(Collection entries)
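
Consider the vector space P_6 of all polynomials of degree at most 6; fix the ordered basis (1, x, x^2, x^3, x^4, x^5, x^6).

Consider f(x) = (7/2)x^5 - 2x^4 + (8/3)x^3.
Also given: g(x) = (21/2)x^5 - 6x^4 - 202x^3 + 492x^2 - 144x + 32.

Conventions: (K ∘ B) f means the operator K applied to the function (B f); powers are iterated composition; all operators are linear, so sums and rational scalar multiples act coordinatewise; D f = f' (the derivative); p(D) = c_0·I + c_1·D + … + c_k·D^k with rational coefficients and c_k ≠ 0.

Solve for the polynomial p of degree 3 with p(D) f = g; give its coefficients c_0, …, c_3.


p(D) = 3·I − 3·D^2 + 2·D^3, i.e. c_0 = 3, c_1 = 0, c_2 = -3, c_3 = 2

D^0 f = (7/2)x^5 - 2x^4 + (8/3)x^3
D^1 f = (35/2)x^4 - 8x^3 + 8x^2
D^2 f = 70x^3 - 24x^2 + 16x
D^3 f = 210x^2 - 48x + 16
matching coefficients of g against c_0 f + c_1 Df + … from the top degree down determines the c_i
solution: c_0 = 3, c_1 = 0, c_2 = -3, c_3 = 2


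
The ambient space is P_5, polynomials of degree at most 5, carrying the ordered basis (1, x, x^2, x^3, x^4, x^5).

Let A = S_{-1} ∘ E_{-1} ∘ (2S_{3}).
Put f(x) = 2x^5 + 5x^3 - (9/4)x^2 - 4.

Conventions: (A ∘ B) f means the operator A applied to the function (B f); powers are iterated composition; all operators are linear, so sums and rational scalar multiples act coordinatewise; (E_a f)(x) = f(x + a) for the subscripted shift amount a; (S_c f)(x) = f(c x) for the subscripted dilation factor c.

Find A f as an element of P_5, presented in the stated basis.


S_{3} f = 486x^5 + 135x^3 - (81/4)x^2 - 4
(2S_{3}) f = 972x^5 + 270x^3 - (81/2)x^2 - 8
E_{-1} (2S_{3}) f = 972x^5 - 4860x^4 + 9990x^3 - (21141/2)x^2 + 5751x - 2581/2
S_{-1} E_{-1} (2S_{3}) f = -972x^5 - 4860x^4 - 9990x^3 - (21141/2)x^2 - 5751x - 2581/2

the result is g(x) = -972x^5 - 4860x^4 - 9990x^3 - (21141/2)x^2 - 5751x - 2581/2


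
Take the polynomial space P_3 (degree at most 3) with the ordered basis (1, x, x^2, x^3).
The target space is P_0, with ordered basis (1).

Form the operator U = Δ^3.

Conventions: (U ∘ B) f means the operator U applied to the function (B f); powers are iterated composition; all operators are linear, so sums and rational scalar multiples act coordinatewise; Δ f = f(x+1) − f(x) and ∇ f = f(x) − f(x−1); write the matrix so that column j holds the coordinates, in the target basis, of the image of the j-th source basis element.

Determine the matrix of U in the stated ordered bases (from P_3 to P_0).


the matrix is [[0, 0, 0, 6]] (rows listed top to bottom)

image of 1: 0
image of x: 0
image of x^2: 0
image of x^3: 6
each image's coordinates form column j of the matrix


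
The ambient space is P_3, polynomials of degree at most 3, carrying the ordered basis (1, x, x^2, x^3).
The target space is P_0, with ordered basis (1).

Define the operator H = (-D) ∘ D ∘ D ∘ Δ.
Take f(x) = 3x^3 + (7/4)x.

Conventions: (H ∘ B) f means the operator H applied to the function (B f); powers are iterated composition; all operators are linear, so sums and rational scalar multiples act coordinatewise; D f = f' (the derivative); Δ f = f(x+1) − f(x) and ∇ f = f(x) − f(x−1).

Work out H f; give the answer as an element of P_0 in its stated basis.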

Exercise requirements -> Search the lines above for the string "most", then show every one that has it.

Result ->
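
Consider the vector space P_6 of all polynomials of degree at most 6; fix the ordered basis (1, x, x^2, x^3, x^4, x^5, x^6).
The ambient space is P_5, polynomials of degree at most 5, carrying the ordered basis (1, x, x^2, x^3, x^4, x^5).
Take the polynomial space P_3 (degree at most 3) with the ordered basis (1, x, x^2, x^3).
The ambient space is P_3, polynomials of degree at most 3, carrying the ordered basis (1, x, x^2, x^3).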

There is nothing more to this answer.